==== DATA
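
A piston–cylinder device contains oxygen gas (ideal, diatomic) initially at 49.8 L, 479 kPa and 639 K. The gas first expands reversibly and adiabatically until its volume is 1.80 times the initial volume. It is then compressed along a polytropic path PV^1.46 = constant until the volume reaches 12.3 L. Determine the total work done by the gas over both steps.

n = P₁V₁/(RT₁) = 479×49.8/(8.314×639) = 4.49 mol.
Step 1 — Adiabatic: TV^(γ−1) = const ⇒ T₂ = 639×(0.556)^0.400 = 505 K; PV^γ = const ⇒ P₂ = 210 kPa.
ΔU = nCvΔT = 4.49×20.8×(505−639) = -12500 J.
Q = 0 for an adiabatic process, so W = −ΔU = 12500 J.
State after step 1: P = 210 kPa, V = 89.6 L, T = 505 K.
Step 2 — Polytropic n=1.46: T₂ = T₁(V₁/V₂)^(n−1) = 505×(7.29)^0.46 = 1260 K; P₂ = P₁(V₁/V₂)^n = 3820 kPa.
W = (P₁V₁−P₂V₂)/(n−1) = (210×89.6−3820×12.3)/0.46 = -61200 J.
ΔU = nCvΔT = 4.49×20.8×(1260−505) = 70400 J.
Q = ΔU + W = 9180 J.
Net over both steps: W = -48700 J, Q = 9180 J, ΔU = 57900 J.

-48700 J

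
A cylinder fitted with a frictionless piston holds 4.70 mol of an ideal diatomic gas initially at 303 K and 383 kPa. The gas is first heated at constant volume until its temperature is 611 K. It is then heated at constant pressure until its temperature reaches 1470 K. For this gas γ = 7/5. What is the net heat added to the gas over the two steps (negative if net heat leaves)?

V₁ = nRT₁/P₁ = 4.70×8.314×303/383 = 30.9 L.
Step 1 — Isochoric: V stays 30.9 L; P/T = const ⇒ T₂ = 611 K, P₂ = 772 kPa.
W = 0 (no volume change).
ΔU = nCvΔT = 4.70×20.8×(611−303) = 30100 J.
Q = ΔU = 30100 J.
State after step 1: P = 772 kPa, V = 30.9 L, T = 611 K.
Step 2 — Isobaric: P stays 772 kPa; V/T = const ⇒ T₂ = 1470 K, V₂ = 74.4 L.
W = PΔV = 772×(74.4−30.9) kPa·L = 33600 J.
ΔU = nCvΔT = 4.70×20.8×(1470−611) = 83900 J.
Q = ΔU + W = nCpΔT = 117000 J.
Net over both steps: W = 33600 J, Q = 148000 J, ΔU = 114000 J.

148000 J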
========
DIRECTIONS FOR THIS TASK -
I'd like the material repeated word for word, please.

SOLUTION FOR THIS EXERCISE -
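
A piston–cylinder device contains oxygen gas (ideal, diatomic) initially at 49.8 L, 479 kPa and 639 K. The gas first expands reversibly and adiabatically until its volume is 1.80 times the initial volume. It is then compressed along a polytropic path PV^1.46 = constant until the volume reaches 12.3 L. Determine the total work done by the gas over both steps.

n = P₁V₁/(RT₁) = 479×49.8/(8.314×639) = 4.49 mol.
Step 1 — Adiabatic: TV^(γ−1) = const ⇒ T₂ = 639×(0.556)^0.400 = 505 K; PV^γ = const ⇒ P₂ = 210 kPa.
ΔU = nCvΔT = 4.49×20.8×(505−639) = -12500 J.
Q = 0 for an adiabatic process, so W = −ΔU = 12500 J.
State after step 1: P = 210 kPa, V = 89.6 L, T = 505 K.
Step 2 — Polytropic n=1.46: T₂ = T₁(V₁/V₂)^(n−1) = 505×(7.29)^0.46 = 1260 K; P₂ = P₁(V₁/V₂)^n = 3820 kPa.
W = (P₁V₁−P₂V₂)/(n−1) = (210×89.6−3820×12.3)/0.46 = -61200 J.
ΔU = nCvΔT = 4.49×20.8×(1260−505) = 70400 J.
Q = ΔU + W = 9180 J.
Net over both steps: W = -48700 J, Q = 9180 J, ΔU = 57900 J.

-48700 J

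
A cylinder fitted with a frictionless piston holds 4.70 mol of an ideal diatomic gas initially at 303 K and 383 kPa. The gas is first heated at constant volume until its temperature is 611 K. It is then heated at constant pressure until its temperature reaches 1470 K. For this gas γ = 7/5. What is the net heat added to the gas over the two steps (negative if net heat leaves)?

V₁ = nRT₁/P₁ = 4.70×8.314×303/383 = 30.9 L.
Step 1 — Isochoric: V stays 30.9 L; P/T = const ⇒ T₂ = 611 K, P₂ = 772 kPa.
W = 0 (no volume change).
ΔU = nCvΔT = 4.70×20.8×(611−303) = 30100 J.
Q = ΔU = 30100 J.
State after step 1: P = 772 kPa, V = 30.9 L, T = 611 K.
Step 2 — Isobaric: P stays 772 kPa; V/T = const ⇒ T₂ = 1470 K, V₂ = 74.4 L.
W = PΔV = 772×(74.4−30.9) kPa·L = 33600 J.
ΔU = nCvΔT = 4.70×20.8×(1470−611) = 83900 J.
Q = ΔU + W = nCpΔT = 117000 J.
Net over both steps: W = 33600 J, Q = 148000 J, ΔU = 114000 J.

148000 J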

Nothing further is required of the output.